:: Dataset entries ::
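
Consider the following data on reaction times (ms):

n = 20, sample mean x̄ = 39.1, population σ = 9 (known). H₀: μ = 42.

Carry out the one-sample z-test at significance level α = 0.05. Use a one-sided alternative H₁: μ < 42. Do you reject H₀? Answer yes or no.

reject H₀: no

SE = σ/√n = 9/√20 = 2.0125
z = (x̄−μ₀)/SE = (39.1−42)/2.0125 = -1.4410
p-value (one-sided, H₁ less) = 0.07479
At α=0.05: p ≥ α → fail to reject H₀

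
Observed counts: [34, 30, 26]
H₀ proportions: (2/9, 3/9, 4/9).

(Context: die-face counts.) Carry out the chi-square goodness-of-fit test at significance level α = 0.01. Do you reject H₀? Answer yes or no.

n = 90; E_i = n·p_i = [20.00, 30.00, 40.00]
χ² = (34−20.00)²/20.00 + (30−30.00)²/30.00 + (26−40.00)²/40.00 = 14.7000
df = 2
p-value (upper-tail) = 0.00064
At α=0.01: p < α → reject H₀

reject H₀: yes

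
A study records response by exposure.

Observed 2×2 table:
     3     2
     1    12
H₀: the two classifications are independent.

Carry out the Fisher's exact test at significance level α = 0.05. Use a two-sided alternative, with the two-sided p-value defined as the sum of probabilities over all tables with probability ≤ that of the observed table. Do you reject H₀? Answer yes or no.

Margins: r₁=5, r₂=13, c₁=4, c₂=14, n=18
p_obs = C(5,3)·C(13,1)/C(18,4); sum pmf over tables with pmf ≤ p_obs
p-value (two-sided) = 0.04412
At α=0.05: p < α → reject H₀

reject H₀: yes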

:: Exercise requirements ::
Each line from the one with "n = 20, sample" through the end of the entries above is to be returned word for word. Nothing else belongs in the answer.

:: Task solution ::
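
n = 20, sample mean x̄ = 39.1, population σ = 9 (known). H₀: μ = 42.

Carry out the one-sample z-test at significance level α = 0.05. Use a one-sided alternative H₁: μ < 42. Do you reject H₀? Answer yes or no.

reject H₀: no

SE = σ/√n = 9/√20 = 2.0125
z = (x̄−μ₀)/SE = (39.1−42)/2.0125 = -1.4410
p-value (one-sided, H₁ less) = 0.07479
At α=0.05: p ≥ α → fail to reject H₀

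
Observed counts: [34, 30, 26]
H₀ proportions: (2/9, 3/9, 4/9).

(Context: die-face counts.) Carry out the chi-square goodness-of-fit test at significance level α = 0.01. Do you reject H₀? Answer yes or no.

n = 90; E_i = n·p_i = [20.00, 30.00, 40.00]
χ² = (34−20.00)²/20.00 + (30−30.00)²/30.00 + (26−40.00)²/40.00 = 14.7000
df = 2
p-value (upper-tail) = 0.00064
At α=0.01: p < α → reject H₀

reject H₀: yes

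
A study records response by exposure.

Observed 2×2 table:
     3     2
     1    12
H₀: the two classifications are independent.

Carry out the Fisher's exact test at significance level α = 0.05. Use a two-sided alternative, with the two-sided p-value defined as the sum of probabilities over all tables with probability ≤ that of the observed table. Do you reject H₀? Answer yes or no.

Margins: r₁=5, r₂=13, c₁=4, c₂=14, n=18
p_obs = C(5,3)·C(13,1)/C(18,4); sum pmf over tables with pmf ≤ p_obs
p-value (two-sided) = 0.04412
At α=0.05: p < α → reject H₀

reject H₀: yes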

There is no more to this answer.